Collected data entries
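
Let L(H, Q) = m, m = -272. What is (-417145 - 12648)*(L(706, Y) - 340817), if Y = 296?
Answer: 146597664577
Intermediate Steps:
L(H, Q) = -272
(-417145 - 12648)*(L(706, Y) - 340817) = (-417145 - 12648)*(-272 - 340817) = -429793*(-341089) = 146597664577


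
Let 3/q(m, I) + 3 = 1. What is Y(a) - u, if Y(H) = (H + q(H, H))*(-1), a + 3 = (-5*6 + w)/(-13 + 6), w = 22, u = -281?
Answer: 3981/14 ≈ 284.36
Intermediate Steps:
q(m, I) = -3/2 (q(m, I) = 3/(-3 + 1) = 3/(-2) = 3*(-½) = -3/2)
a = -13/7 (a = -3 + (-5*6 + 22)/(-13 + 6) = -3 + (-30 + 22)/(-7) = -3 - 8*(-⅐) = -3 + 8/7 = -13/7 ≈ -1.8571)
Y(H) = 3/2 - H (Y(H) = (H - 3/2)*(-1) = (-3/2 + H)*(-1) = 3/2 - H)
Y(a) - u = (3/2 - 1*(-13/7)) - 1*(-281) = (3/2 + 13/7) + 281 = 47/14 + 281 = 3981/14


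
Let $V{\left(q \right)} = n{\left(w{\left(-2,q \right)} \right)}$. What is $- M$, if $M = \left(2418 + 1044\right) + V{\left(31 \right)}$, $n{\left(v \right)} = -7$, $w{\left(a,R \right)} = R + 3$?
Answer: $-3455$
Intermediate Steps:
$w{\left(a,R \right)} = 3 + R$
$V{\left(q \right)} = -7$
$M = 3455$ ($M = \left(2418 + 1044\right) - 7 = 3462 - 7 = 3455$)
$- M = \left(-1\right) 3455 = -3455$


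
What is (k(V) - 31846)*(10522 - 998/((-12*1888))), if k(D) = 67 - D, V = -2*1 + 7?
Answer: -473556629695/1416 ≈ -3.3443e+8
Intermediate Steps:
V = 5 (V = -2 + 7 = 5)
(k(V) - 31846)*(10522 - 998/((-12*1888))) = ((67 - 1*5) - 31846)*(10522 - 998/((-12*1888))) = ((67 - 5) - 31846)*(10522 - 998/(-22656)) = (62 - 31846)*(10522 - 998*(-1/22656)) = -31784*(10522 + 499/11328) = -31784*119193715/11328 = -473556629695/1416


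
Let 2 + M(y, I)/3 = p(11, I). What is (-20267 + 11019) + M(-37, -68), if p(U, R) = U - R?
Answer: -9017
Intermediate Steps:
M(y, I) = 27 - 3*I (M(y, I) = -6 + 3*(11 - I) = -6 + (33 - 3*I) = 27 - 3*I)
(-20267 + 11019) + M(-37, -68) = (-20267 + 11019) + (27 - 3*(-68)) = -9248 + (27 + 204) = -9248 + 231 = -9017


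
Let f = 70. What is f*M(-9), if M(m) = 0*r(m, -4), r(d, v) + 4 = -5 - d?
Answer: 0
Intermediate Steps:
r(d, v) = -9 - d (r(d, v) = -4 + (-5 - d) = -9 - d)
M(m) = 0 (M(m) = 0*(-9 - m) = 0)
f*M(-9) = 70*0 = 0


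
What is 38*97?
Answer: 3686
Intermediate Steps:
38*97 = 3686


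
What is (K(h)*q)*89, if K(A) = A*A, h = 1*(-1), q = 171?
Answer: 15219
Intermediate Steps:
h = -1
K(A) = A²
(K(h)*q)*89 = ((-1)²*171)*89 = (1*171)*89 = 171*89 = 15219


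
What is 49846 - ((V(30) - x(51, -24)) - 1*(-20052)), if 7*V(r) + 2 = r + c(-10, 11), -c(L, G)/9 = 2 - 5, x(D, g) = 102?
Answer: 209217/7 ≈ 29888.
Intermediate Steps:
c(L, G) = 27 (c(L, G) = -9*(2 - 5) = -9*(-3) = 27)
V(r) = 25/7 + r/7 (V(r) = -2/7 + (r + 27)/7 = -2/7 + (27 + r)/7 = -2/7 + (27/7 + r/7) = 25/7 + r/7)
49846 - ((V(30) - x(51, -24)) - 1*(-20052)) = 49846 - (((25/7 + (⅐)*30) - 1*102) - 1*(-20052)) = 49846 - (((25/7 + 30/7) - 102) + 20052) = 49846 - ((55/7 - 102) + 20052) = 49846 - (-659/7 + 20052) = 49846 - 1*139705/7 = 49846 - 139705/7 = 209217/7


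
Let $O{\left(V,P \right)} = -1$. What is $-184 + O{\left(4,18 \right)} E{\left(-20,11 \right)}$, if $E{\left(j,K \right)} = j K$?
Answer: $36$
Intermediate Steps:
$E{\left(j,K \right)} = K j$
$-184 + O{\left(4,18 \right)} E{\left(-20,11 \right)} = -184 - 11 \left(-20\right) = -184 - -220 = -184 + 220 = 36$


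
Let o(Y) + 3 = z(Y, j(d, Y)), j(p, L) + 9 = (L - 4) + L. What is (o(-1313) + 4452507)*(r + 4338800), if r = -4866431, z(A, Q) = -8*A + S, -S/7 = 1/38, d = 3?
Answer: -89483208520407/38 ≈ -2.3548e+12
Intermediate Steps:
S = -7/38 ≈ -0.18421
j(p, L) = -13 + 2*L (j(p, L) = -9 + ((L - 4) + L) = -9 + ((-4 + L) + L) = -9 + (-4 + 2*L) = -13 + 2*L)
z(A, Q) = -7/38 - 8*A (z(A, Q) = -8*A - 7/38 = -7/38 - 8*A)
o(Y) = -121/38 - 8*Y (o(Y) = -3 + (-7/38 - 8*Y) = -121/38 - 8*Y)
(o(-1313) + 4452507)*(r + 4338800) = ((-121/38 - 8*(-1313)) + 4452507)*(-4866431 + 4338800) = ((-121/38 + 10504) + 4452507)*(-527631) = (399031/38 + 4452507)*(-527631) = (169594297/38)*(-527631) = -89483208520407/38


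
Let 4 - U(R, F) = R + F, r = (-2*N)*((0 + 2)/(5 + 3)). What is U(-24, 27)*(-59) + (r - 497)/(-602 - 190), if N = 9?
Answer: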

▶ [Problem requirements]:
Pick out all lines from the data above in which the word "Answer" appears.

▶ [Output below]:
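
Answer: 146597664577
Answer: 3981/14 ≈ 284.36
Answer: $-3455$
Answer: -473556629695/1416 ≈ -3.3443e+8
Answer: -9017
Answer: 0
Answer: 3686
Answer: 15219
Answer: 209217/7 ≈ 29888.
Answer: $36$
Answer: -89483208520407/38 ≈ -2.3548e+12
Answer: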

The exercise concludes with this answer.